Saved data entries:

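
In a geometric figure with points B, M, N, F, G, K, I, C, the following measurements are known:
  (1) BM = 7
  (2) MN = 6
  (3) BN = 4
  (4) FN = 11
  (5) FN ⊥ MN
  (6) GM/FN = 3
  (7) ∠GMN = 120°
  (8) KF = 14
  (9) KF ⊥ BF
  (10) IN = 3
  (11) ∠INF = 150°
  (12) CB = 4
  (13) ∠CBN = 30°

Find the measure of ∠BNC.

Step 1: By the law of cosines on triangle NBC: NC² = 4² + 4² − 2·4·4·cos(30°) = 4.29, so NC ≈ 2.07.
Step 2: By the inverse law of cosines on triangle BNC: cos(∠BNC) = (4² + 2.07² − 4²) / (2·4·2.07) = 4.29/16.56 = 0.2588, so ∠BNC = 75°.

Therefore, the measure of angle ∠BNC = 75°.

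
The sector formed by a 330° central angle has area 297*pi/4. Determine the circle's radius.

r² = 360 × 297*pi/4 / (π × 330) = 81, so r = 9.

9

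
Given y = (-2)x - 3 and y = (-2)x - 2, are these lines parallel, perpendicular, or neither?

Slope of line 1: m1 = -2
Slope of line 2: m2 = -2
m1 = m2, so the lines are parallel.

Parallel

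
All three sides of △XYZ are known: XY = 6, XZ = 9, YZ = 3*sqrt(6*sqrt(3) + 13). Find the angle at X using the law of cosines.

cos(X) = (6² + 9² - (3*sqrt(6*sqrt(3) + 13))²) / (2 × 6 × 9) = -sqrt(3)/2, so X = arccos(-sqrt(3)/2) = 150°.

150°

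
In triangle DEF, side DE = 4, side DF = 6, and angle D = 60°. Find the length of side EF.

Law of cosines: EF^2 = 4^2 + 6^2 - 2(4)(6)cos(60°) = 28, so EF = 2*sqrt(7).

2*sqrt(7)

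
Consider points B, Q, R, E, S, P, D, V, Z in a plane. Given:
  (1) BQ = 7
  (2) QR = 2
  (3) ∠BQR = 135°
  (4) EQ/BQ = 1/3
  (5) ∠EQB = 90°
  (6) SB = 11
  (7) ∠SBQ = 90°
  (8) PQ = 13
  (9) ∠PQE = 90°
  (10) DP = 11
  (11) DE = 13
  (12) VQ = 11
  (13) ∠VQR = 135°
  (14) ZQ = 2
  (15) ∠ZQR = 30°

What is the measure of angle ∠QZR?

Step 1: By the law of cosines on triangle ZQR: ZR² = 2² + 2² − 2·2·2·cos(30°) = 1.07, so ZR ≈ 1.04.
Step 2: By the inverse law of cosines on triangle QZR: cos(∠QZR) = (2² + 1.04² − 2²) / (2·2·1.04) = 1.07/4.14 = 0.2588, so ∠QZR = 75°.

Therefore, the measure of angle ∠QZR = 75°.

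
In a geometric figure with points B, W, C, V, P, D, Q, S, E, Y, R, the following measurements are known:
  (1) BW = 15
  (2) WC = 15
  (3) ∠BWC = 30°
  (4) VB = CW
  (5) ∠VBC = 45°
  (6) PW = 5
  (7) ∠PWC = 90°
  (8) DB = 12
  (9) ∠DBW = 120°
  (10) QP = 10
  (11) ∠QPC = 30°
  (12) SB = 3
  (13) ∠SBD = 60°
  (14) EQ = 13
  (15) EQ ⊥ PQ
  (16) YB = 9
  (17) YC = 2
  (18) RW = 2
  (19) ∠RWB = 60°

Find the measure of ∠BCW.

Step 1: By the law of cosines on triangle CWB: CB² = 15² + 15² − 2·15·15·cos(30°) = 60.29, so CB ≈ 7.76.
Step 2: By the inverse law of cosines on triangle BCW: cos(∠BCW) = (7.76² + 15² − 15²) / (2·7.76·15) = 60.29/232.94 = 0.2588, so ∠BCW = 75°.

Therefore, the measure of angle ∠BCW = 75°.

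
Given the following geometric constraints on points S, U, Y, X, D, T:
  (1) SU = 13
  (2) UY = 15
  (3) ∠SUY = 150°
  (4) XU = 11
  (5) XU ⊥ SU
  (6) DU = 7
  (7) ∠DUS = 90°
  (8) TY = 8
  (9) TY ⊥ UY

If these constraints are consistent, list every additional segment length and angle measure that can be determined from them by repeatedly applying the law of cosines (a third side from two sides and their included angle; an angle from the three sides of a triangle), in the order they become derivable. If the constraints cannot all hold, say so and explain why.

The constraints are consistent. Derivable facts, in order:
After 1 step:
- SD ≈ 14.76
- SX ≈ 17.03
- SY ≈ 27.05
- UT = 17
After 2 steps:
- ∠DSU = 28.3°
- ∠SDU = 61.7°
- ∠SXU = 49.76°
- ∠SYU = 13.9°
- ∠TUY = 28.07°
- ∠USX = 40.24°
- ∠USY = 16.1°
- ∠UTY = 61.93°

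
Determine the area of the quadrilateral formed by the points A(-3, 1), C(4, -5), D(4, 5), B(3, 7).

The Shoelace formula works by pairing each vertex with the next (cycling back to the first).
For each pair, compute x_i*y_(i+1) - x_(i+1)*y_i:
  (-3*-5 - 4*1) = 11
  (4*5 - 4*-5) = 40
  (4*7 - 3*5) = 13
  (3*1 - -3*7) = 24
Taking half the absolute value of the total: Area = (1/2)(88) = 44.

44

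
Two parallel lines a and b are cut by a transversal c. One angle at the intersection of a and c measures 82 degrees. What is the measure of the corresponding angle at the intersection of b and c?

When a transversal crosses parallel lines, angles in the same position at each intersection are called corresponding angles.
These are always equal, so the answer is 82 degrees.

82 degrees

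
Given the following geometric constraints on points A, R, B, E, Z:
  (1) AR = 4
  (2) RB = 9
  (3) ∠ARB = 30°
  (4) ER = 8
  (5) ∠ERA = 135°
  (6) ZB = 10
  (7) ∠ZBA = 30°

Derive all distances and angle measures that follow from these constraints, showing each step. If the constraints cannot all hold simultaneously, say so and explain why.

The constraints are consistent.

Step 1: From AR = 4, RB = 9, and ∠ARB = 30°, by the law of cosines:
  AB² = AR² + RB² - 2·AR·RB·cos(30°) = 16 + 81 - 62.35 = 34.65
  AB ≈ 5.89

Step 2: From AR = 4, RE = 8, and ∠ARE = 135°, by the law of cosines:
  AE² = AR² + RE² - 2·AR·RE·cos(135°) = 16 + 64 + 45.25 = 125.3
  AE ≈ 11.19

Step 3: From AB = 5.89, BZ = 10, and ∠ABZ = 30°, by the law of cosines:
  AZ² = AB² + BZ² - 2·AB·BZ·cos(30°) = 34.65 + 100 - 102 = 32.7
  AZ ≈ 5.72

Step 4: From AB = 5.89, AR = 4, BR = 9, by the inverse law of cosines:
  cos(∠BAR) = (AB² + AR² - BR²) / (2·AB·AR)
  ∠BAR = 130.14°

Step 5: From AE = 11.19, AR = 4, ER = 8, by the inverse law of cosines:
  cos(∠EAR) = (AE² + AR² - ER²) / (2·AE·AR)
  ∠EAR = 30.36°

Step 6: From BA = 5.89, BR = 9, AR = 4, by the inverse law of cosines:
  cos(∠ABR) = (BA² + BR² - AR²) / (2·BA·BR)
  ∠ABR = 19.86°

Step 7: From EA = 11.19, ER = 8, AR = 4, by the inverse law of cosines:
  cos(∠AER) = (EA² + ER² - AR²) / (2·EA·ER)
  ∠AER = 14.64°

Step 8: From AB = 5.89, AZ = 5.72, BZ = 10, by the inverse law of cosines:
  cos(∠BAZ) = (AB² + AZ² - BZ²) / (2·AB·AZ)
  ∠BAZ = 119.02°

Step 9: From ZA = 5.72, ZB = 10, AB = 5.89, by the inverse law of cosines:
  cos(∠AZB) = (ZA² + ZB² - AB²) / (2·ZA·ZB)
  ∠AZB = 30.98°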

DIRECTIONS :: Starting at the line above that holds "(9) ∠DBW = 120°" and ending at the line that holds "(9) TY ⊥ UY", transcribe each line exactly and include no other lines.

OUTPUT OF THE EXERCISE ::
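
  (9) ∠DBW = 120°
  (10) QP = 10
  (11) ∠QPC = 30°
  (12) SB = 3
  (13) ∠SBD = 60°
  (14) EQ = 13
  (15) EQ ⊥ PQ
  (16) YB = 9
  (17) YC = 2
  (18) RW = 2
  (19) ∠RWB = 60°

Find the measure of ∠BCW.

Step 1: By the law of cosines on triangle CWB: CB² = 15² + 15² − 2·15·15·cos(30°) = 60.29, so CB ≈ 7.76.
Step 2: By the inverse law of cosines on triangle BCW: cos(∠BCW) = (7.76² + 15² − 15²) / (2·7.76·15) = 60.29/232.94 = 0.2588, so ∠BCW = 75°.

Therefore, the measure of angle ∠BCW = 75°.

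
Given the following geometric constraints on points S, U, Y, X, D, T:
  (1) SU = 13
  (2) UY = 15
  (3) ∠SUY = 150°
  (4) XU = 11
  (5) XU ⊥ SU
  (6) DU = 7
  (7) ∠DUS = 90°
  (8) TY = 8
  (9) TY ⊥ UY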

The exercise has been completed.